Instructions to follow:
The response must consist of every line of the listing, reproduced verbatim.

Data for this task:
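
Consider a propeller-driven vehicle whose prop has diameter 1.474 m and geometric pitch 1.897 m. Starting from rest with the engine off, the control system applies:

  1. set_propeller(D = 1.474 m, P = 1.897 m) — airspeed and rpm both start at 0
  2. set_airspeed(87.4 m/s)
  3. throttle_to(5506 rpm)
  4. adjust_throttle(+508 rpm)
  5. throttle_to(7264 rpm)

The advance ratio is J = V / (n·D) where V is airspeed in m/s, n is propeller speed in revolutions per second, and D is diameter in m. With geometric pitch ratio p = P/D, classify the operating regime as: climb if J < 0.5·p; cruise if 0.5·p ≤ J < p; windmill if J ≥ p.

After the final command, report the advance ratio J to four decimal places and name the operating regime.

set_propeller: D = 1.474 m, P = 1.897 m (p = P/D = 1.286974); state ← (V=0, rpm=0)
set_airspeed(87.4): V ← 87.4 m/s
throttle_to(5506): rpm ← 5506
adjust_throttle(+508): rpm ← 5506 +508 = 6014
throttle_to(7264): rpm ← 7264
final state: V = 87.4 m/s, rpm = 7264 → n = rpm/60 = 121.066667 rev/s
J = V / (n·D) = 87.4 / (121.066667 × 1.474) = 0.489767
regime bands: climb J<0.6435 | cruise [0.6435, 1.2870) | windmill J≥1.2870
J = 0.4898 → climb

J = 0.4898, regime = climb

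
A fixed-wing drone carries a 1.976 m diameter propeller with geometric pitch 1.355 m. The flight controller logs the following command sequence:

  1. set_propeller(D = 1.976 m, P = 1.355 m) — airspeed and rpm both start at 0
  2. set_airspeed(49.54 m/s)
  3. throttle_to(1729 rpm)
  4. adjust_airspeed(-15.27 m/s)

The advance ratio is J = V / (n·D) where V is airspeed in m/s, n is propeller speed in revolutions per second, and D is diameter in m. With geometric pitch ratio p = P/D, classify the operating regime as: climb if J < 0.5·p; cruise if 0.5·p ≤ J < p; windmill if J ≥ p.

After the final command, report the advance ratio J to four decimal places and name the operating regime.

J = 0.6018, regime = cruise

set_propeller: D = 1.976 m, P = 1.355 m (p = P/D = 0.685729); state ← (V=0, rpm=0)
set_airspeed(49.54): V ← 49.54 m/s
throttle_to(1729): rpm ← 1729
adjust_airspeed(-15.27): V ← 49.54 -15.27 = 34.27 m/s
final state: V = 34.27 m/s, rpm = 1729 → n = rpm/60 = 28.816667 rev/s
J = V / (n·D) = 34.27 / (28.816667 × 1.976) = 0.601843
regime bands: climb J<0.3429 | cruise [0.3429, 0.6857) | windmill J≥0.6857
J = 0.6018 → cruise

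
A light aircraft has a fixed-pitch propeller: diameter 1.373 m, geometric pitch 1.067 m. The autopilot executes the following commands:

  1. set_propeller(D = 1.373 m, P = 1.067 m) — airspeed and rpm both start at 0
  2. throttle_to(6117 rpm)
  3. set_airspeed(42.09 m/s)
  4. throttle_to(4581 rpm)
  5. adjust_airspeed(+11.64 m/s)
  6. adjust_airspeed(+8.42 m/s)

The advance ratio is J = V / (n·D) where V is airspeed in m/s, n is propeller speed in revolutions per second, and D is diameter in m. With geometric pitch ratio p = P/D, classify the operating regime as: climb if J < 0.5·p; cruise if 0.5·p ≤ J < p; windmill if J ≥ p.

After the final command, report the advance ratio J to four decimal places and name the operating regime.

J = 0.5929, regime = cruise

set_propeller: D = 1.373 m, P = 1.067 m (p = P/D = 0.777130); state ← (V=0, rpm=0)
throttle_to(6117): rpm ← 6117
set_airspeed(42.09): V ← 42.09 m/s
throttle_to(4581): rpm ← 4581
adjust_airspeed(+11.64): V ← 42.09 +11.64 = 53.73 m/s
adjust_airspeed(+8.42): V ← 53.73 +8.42 = 62.15 m/s
final state: V = 62.15 m/s, rpm = 4581 → n = rpm/60 = 76.350000 rev/s
J = V / (n·D) = 62.15 / (76.350000 × 1.373) = 0.592873
regime bands: climb J<0.3886 | cruise [0.3886, 0.7771) | windmill J≥0.7771
J = 0.5929 → cruise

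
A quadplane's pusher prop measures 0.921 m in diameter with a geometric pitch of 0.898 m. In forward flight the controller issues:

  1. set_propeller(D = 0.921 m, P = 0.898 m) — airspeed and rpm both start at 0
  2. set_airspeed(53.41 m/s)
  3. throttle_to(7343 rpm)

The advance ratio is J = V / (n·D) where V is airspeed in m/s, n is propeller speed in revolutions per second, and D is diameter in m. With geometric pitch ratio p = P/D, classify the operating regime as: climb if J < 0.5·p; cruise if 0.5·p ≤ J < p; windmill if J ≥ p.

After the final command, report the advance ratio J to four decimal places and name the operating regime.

set_propeller: D = 0.921 m, P = 0.898 m (p = P/D = 0.975027); state ← (V=0, rpm=0)
set_airspeed(53.41): V ← 53.41 m/s
throttle_to(7343): rpm ← 7343
final state: V = 53.41 m/s, rpm = 7343 → n = rpm/60 = 122.383333 rev/s
J = V / (n·D) = 53.41 / (122.383333 × 0.921) = 0.473850
regime bands: climb J<0.4875 | cruise [0.4875, 0.9750) | windmill J≥0.9750
J = 0.4738 → climb

J = 0.4738, regime = climb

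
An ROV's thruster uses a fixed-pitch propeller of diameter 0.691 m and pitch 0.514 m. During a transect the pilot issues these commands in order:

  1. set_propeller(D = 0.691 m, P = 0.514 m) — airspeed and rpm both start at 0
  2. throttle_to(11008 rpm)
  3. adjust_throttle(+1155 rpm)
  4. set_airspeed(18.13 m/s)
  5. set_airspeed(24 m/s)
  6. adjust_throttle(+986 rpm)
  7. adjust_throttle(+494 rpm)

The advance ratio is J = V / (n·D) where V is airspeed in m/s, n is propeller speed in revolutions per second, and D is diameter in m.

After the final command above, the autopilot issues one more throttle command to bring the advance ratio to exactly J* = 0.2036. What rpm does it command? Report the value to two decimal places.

rpm = 10235.44

set_propeller: D = 0.691 m, P = 0.514 m (p = P/D = 0.743849); state ← (V=0, rpm=0)
throttle_to(11008): rpm ← 11008
adjust_throttle(+1155): rpm ← 11008 +1155 = 12163
set_airspeed(18.13): V ← 18.13 m/s
set_airspeed(24): V ← 24 m/s
adjust_throttle(+986): rpm ← 12163 +986 = 13149
adjust_throttle(+494): rpm ← 13149 +494 = 13643
final state: V = 24 m/s, rpm = 13643 → n = rpm/60 = 227.383333 rev/s
target J* = 0.2036; solve J* = V/(n·D) for n: n = V/(J*·D) = 24/(0.2036 × 0.691) = 170.590727 rev/s
rpm = 60·n = 10235.443635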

Answer space:
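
Consider a propeller-driven vehicle whose prop has diameter 1.474 m and geometric pitch 1.897 m. Starting from rest with the engine off, the control system applies:

  1. set_propeller(D = 1.474 m, P = 1.897 m) — airspeed and rpm both start at 0
  2. set_airspeed(87.4 m/s)
  3. throttle_to(5506 rpm)
  4. adjust_throttle(+508 rpm)
  5. throttle_to(7264 rpm)

The advance ratio is J = V / (n·D) where V is airspeed in m/s, n is propeller speed in revolutions per second, and D is diameter in m. With geometric pitch ratio p = P/D, classify the operating regime as: climb if J < 0.5·p; cruise if 0.5·p ≤ J < p; windmill if J ≥ p.

After the final command, report the advance ratio J to four decimal places and name the operating regime.

set_propeller: D = 1.474 m, P = 1.897 m (p = P/D = 1.286974); state ← (V=0, rpm=0)
set_airspeed(87.4): V ← 87.4 m/s
throttle_to(5506): rpm ← 5506
adjust_throttle(+508): rpm ← 5506 +508 = 6014
throttle_to(7264): rpm ← 7264
final state: V = 87.4 m/s, rpm = 7264 → n = rpm/60 = 121.066667 rev/s
J = V / (n·D) = 87.4 / (121.066667 × 1.474) = 0.489767
regime bands: climb J<0.6435 | cruise [0.6435, 1.2870) | windmill J≥1.2870
J = 0.4898 → climb

J = 0.4898, regime = climb

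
A fixed-wing drone carries a 1.976 m diameter propeller with geometric pitch 1.355 m. The flight controller logs the following command sequence:

  1. set_propeller(D = 1.976 m, P = 1.355 m) — airspeed and rpm both start at 0
  2. set_airspeed(49.54 m/s)
  3. throttle_to(1729 rpm)
  4. adjust_airspeed(-15.27 m/s)

The advance ratio is J = V / (n·D) where V is airspeed in m/s, n is propeller speed in revolutions per second, and D is diameter in m. With geometric pitch ratio p = P/D, classify the operating regime as: climb if J < 0.5·p; cruise if 0.5·p ≤ J < p; windmill if J ≥ p.

After the final command, report the advance ratio J to four decimal places and name the operating regime.

J = 0.6018, regime = cruise

set_propeller: D = 1.976 m, P = 1.355 m (p = P/D = 0.685729); state ← (V=0, rpm=0)
set_airspeed(49.54): V ← 49.54 m/s
throttle_to(1729): rpm ← 1729
adjust_airspeed(-15.27): V ← 49.54 -15.27 = 34.27 m/s
final state: V = 34.27 m/s, rpm = 1729 → n = rpm/60 = 28.816667 rev/s
J = V / (n·D) = 34.27 / (28.816667 × 1.976) = 0.601843
regime bands: climb J<0.3429 | cruise [0.3429, 0.6857) | windmill J≥0.6857
J = 0.6018 → cruise

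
A light aircraft has a fixed-pitch propeller: diameter 1.373 m, geometric pitch 1.067 m. The autopilot executes the following commands:

  1. set_propeller(D = 1.373 m, P = 1.067 m) — airspeed and rpm both start at 0
  2. throttle_to(6117 rpm)
  3. set_airspeed(42.09 m/s)
  4. throttle_to(4581 rpm)
  5. adjust_airspeed(+11.64 m/s)
  6. adjust_airspeed(+8.42 m/s)

The advance ratio is J = V / (n·D) where V is airspeed in m/s, n is propeller speed in revolutions per second, and D is diameter in m. With geometric pitch ratio p = P/D, classify the operating regime as: climb if J < 0.5·p; cruise if 0.5·p ≤ J < p; windmill if J ≥ p.

After the final command, report the advance ratio J to four decimal places and name the operating regime.

J = 0.5929, regime = cruise

set_propeller: D = 1.373 m, P = 1.067 m (p = P/D = 0.777130); state ← (V=0, rpm=0)
throttle_to(6117): rpm ← 6117
set_airspeed(42.09): V ← 42.09 m/s
throttle_to(4581): rpm ← 4581
adjust_airspeed(+11.64): V ← 42.09 +11.64 = 53.73 m/s
adjust_airspeed(+8.42): V ← 53.73 +8.42 = 62.15 m/s
final state: V = 62.15 m/s, rpm = 4581 → n = rpm/60 = 76.350000 rev/s
J = V / (n·D) = 62.15 / (76.350000 × 1.373) = 0.592873
regime bands: climb J<0.3886 | cruise [0.3886, 0.7771) | windmill J≥0.7771
J = 0.5929 → cruise

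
A quadplane's pusher prop measures 0.921 m in diameter with a geometric pitch of 0.898 m. In forward flight the controller issues:

  1. set_propeller(D = 0.921 m, P = 0.898 m) — airspeed and rpm both start at 0
  2. set_airspeed(53.41 m/s)
  3. throttle_to(7343 rpm)

The advance ratio is J = V / (n·D) where V is airspeed in m/s, n is propeller speed in revolutions per second, and D is diameter in m. With geometric pitch ratio p = P/D, classify the operating regime as: climb if J < 0.5·p; cruise if 0.5·p ≤ J < p; windmill if J ≥ p.

After the final command, report the advance ratio J to four decimal places and name the operating regime.

set_propeller: D = 0.921 m, P = 0.898 m (p = P/D = 0.975027); state ← (V=0, rpm=0)
set_airspeed(53.41): V ← 53.41 m/s
throttle_to(7343): rpm ← 7343
final state: V = 53.41 m/s, rpm = 7343 → n = rpm/60 = 122.383333 rev/s
J = V / (n·D) = 53.41 / (122.383333 × 0.921) = 0.473850
regime bands: climb J<0.4875 | cruise [0.4875, 0.9750) | windmill J≥0.9750
J = 0.4738 → climb

J = 0.4738, regime = climb

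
An ROV's thruster uses a fixed-pitch propeller of diameter 0.691 m and pitch 0.514 m. During a transect the pilot issues these commands in order:

  1. set_propeller(D = 0.691 m, P = 0.514 m) — airspeed and rpm both start at 0
  2. throttle_to(11008 rpm)
  3. adjust_throttle(+1155 rpm)
  4. set_airspeed(18.13 m/s)
  5. set_airspeed(24 m/s)
  6. adjust_throttle(+986 rpm)
  7. adjust_throttle(+494 rpm)

The advance ratio is J = V / (n·D) where V is airspeed in m/s, n is propeller speed in revolutions per second, and D is diameter in m.

After the final command above, the autopilot issues one more throttle command to bring the advance ratio to exactly J* = 0.2036. What rpm does it command? Report the value to two decimal places.

rpm = 10235.44

set_propeller: D = 0.691 m, P = 0.514 m (p = P/D = 0.743849); state ← (V=0, rpm=0)
throttle_to(11008): rpm ← 11008
adjust_throttle(+1155): rpm ← 11008 +1155 = 12163
set_airspeed(18.13): V ← 18.13 m/s
set_airspeed(24): V ← 24 m/s
adjust_throttle(+986): rpm ← 12163 +986 = 13149
adjust_throttle(+494): rpm ← 13149 +494 = 13643
final state: V = 24 m/s, rpm = 13643 → n = rpm/60 = 227.383333 rev/s
target J* = 0.2036; solve J* = V/(n·D) for n: n = V/(J*·D) = 24/(0.2036 × 0.691) = 170.590727 rev/s
rpm = 60·n = 10235.443635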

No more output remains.